What is required: All lines from the line containing "A compound has" up to and including the last line of the listing below should be echoed exactly; no other lines belong in the response.

....

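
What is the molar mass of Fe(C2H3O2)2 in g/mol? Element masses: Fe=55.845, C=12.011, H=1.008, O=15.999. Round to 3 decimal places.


M = sum(count * atomic_mass) over atoms.
M = 1*55.845 + 4*12.011 + 6*1.008 + 4*15.999
M = 55.845 + 48.044 + 6.048 + 63.996
M = 173.933 g/mol, rounded to 3 dp:

173.933 g/mol


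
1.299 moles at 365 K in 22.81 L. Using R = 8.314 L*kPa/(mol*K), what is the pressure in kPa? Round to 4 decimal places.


PV = nRT, solve for P = nRT / V.
nRT = 1.299 * 8.314 * 365 = 3941.9584
P = 3941.9584 / 22.81
P = 172.8171153 kPa, rounded to 4 dp:

172.8171 kPa


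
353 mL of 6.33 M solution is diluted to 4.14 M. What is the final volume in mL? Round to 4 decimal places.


Dilution: M1*V1 = M2*V2, solve for V2.
V2 = M1*V1 / M2
V2 = 6.33 * 353 / 4.14
V2 = 2234.49 / 4.14
V2 = 539.73188406 mL, rounded to 4 dp:

539.7319 mL


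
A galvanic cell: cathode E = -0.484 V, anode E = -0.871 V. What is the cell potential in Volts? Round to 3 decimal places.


Standard cell potential: E_cell = E_cathode - E_anode.
E_cell = -0.484 - (-0.871)
E_cell = 0.387 V, rounded to 3 dp:

0.387 V


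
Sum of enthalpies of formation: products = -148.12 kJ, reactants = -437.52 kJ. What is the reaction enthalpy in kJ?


dH_rxn = sum(dH_f products) - sum(dH_f reactants)
dH_rxn = -148.12 - (-437.52)
dH_rxn = 289.4 kJ:

289.40 kJ


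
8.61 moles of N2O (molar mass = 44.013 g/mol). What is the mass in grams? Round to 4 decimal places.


mass = n * M
mass = 8.61 * 44.013
mass = 378.95193 g, rounded to 4 dp:

378.9519 g


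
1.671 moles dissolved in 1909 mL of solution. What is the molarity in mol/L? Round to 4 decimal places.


Convert volume to liters: V_L = V_mL / 1000.
V_L = 1909 / 1000 = 1.909 L
M = n / V_L = 1.671 / 1.909
M = 0.8753274 mol/L, rounded to 4 dp:

0.8753 mol/L


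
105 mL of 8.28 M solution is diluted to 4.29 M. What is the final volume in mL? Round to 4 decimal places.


Dilution: M1*V1 = M2*V2, solve for V2.
V2 = M1*V1 / M2
V2 = 8.28 * 105 / 4.29
V2 = 869.4 / 4.29
V2 = 202.65734266 mL, rounded to 4 dp:

202.6573 mL


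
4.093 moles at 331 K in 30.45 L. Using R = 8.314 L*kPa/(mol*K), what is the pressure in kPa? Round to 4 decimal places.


PV = nRT, solve for P = nRT / V.
nRT = 4.093 * 8.314 * 331 = 11263.6659
P = 11263.6659 / 30.45
P = 369.90692611 kPa, rounded to 4 dp:

369.9069 kPa


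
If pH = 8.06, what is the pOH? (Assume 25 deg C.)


At 25 deg C, pH + pOH = 14.
pOH = 14 - pH = 14 - 8.06
pOH = 5.94:

5.94


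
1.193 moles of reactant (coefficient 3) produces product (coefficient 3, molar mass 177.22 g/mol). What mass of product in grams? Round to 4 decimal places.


Use the coefficient ratio to convert reactant moles to product moles, then multiply by the product's molar mass.
moles_P = moles_R * (coeff_P / coeff_R) = 1.193 * (3/3) = 1.193
mass_P = moles_P * M_P = 1.193 * 177.22
mass_P = 211.42346 g, rounded to 4 dp:

211.4235 g


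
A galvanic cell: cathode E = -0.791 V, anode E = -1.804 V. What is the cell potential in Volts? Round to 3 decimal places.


Standard cell potential: E_cell = E_cathode - E_anode.
E_cell = -0.791 - (-1.804)
E_cell = 1.013 V, rounded to 3 dp:

1.013 V


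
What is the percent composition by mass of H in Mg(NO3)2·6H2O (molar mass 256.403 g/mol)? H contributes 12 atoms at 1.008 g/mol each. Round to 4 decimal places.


pct = 100 * (n_elem * M_elem) / M_total
mass_contribution = 12 * 1.008 = 12.096 g/mol
pct = 100 * 12.096 / 256.403
pct = 4.71757351 %, rounded to 4 dp:

4.7176 %


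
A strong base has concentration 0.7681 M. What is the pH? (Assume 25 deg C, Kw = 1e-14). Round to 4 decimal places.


A strong base dissociates completely, so [OH-] equals the given concentration.
pOH = -log10([OH-]) = -log10(0.7681) = 0.114582
pH = 14 - pOH = 14 - 0.114582
pH = 13.885418, rounded to 4 dp:

13.8854


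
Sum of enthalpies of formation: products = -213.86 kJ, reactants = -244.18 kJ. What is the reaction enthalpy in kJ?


dH_rxn = sum(dH_f products) - sum(dH_f reactants)
dH_rxn = -213.86 - (-244.18)
dH_rxn = 30.32 kJ:

30.32 kJ


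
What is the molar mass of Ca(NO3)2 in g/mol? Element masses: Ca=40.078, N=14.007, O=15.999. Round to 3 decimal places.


M = sum(count * atomic_mass) over atoms.
M = 1*40.078 + 2*14.007 + 6*15.999
M = 40.078 + 28.014 + 95.994
M = 164.086 g/mol, rounded to 3 dp:

164.086 g/mol


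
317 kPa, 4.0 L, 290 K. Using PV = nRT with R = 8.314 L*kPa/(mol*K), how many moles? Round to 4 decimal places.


PV = nRT, solve for n = PV / (RT).
PV = 317 * 4.0 = 1268.0
RT = 8.314 * 290 = 2411.06
n = 1268.0 / 2411.06
n = 0.52590977 mol, rounded to 4 dp:

0.5259 mol


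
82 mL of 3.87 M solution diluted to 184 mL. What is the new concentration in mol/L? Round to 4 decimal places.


Dilution: M1*V1 = M2*V2, solve for M2.
M2 = M1*V1 / V2
M2 = 3.87 * 82 / 184
M2 = 317.34 / 184
M2 = 1.72467391 mol/L, rounded to 4 dp:

1.7247 mol/L


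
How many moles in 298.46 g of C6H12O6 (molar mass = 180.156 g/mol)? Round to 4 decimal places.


n = mass / M
n = 298.46 / 180.156
n = 1.65667533 mol, rounded to 4 dp:

1.6567 mol


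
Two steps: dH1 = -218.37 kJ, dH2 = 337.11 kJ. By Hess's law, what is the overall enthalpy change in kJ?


Hess's law: enthalpy is a state function, so add the step enthalpies.
dH_total = dH1 + dH2 = -218.37 + (337.11)
dH_total = 118.74 kJ:

118.74 kJ


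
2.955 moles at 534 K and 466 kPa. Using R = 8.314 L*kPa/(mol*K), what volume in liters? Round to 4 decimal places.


PV = nRT, solve for V = nRT / P.
nRT = 2.955 * 8.314 * 534 = 13119.2426
V = 13119.2426 / 466
V = 28.15288112 L, rounded to 4 dp:

28.1529 L


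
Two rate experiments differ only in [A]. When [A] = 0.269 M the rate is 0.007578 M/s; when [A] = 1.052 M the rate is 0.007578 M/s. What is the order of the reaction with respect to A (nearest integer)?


Rate is proportional to [A]^n, so rate2/rate1 = ([A]2/[A]1)^n. Take logs to solve for n.
rate2/rate1 = 0.007578 / 0.007578 = 1.0
[A]2/[A]1 = 1.052 / 0.269 = 3.9108
n = ln(1.0) / ln(3.9108) = 0.0
Nearest integer order:

0


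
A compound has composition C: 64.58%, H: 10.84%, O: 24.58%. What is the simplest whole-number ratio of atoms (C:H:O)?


Assume 100 g of compound, divide each mass% by atomic mass to get moles, then normalize by the smallest to get a raw atom ratio.
Moles per 100 g: C: 64.58/12.011 = 5.3767, H: 10.84/1.008 = 10.754, O: 24.58/15.999 = 1.5363
Raw ratio (divide by min = 1.5363): C: 3.5, H: 7.0, O: 1.0
Multiply by 2 to clear fractions: C: 6.999 ~= 7, H: 13.999 ~= 14, O: 2.0 ~= 2
Reduce by GCD to get the simplest whole-number ratio:

7:14:2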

....

Completed exercise:
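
A compound has composition C: 64.58%, H: 10.84%, O: 24.58%. What is the simplest whole-number ratio of atoms (C:H:O)?


Assume 100 g of compound, divide each mass% by atomic mass to get moles, then normalize by the smallest to get a raw atom ratio.
Moles per 100 g: C: 64.58/12.011 = 5.3767, H: 10.84/1.008 = 10.754, O: 24.58/15.999 = 1.5363
Raw ratio (divide by min = 1.5363): C: 3.5, H: 7.0, O: 1.0
Multiply by 2 to clear fractions: C: 6.999 ~= 7, H: 13.999 ~= 14, O: 2.0 ~= 2
Reduce by GCD to get the simplest whole-number ratio:

7:14:2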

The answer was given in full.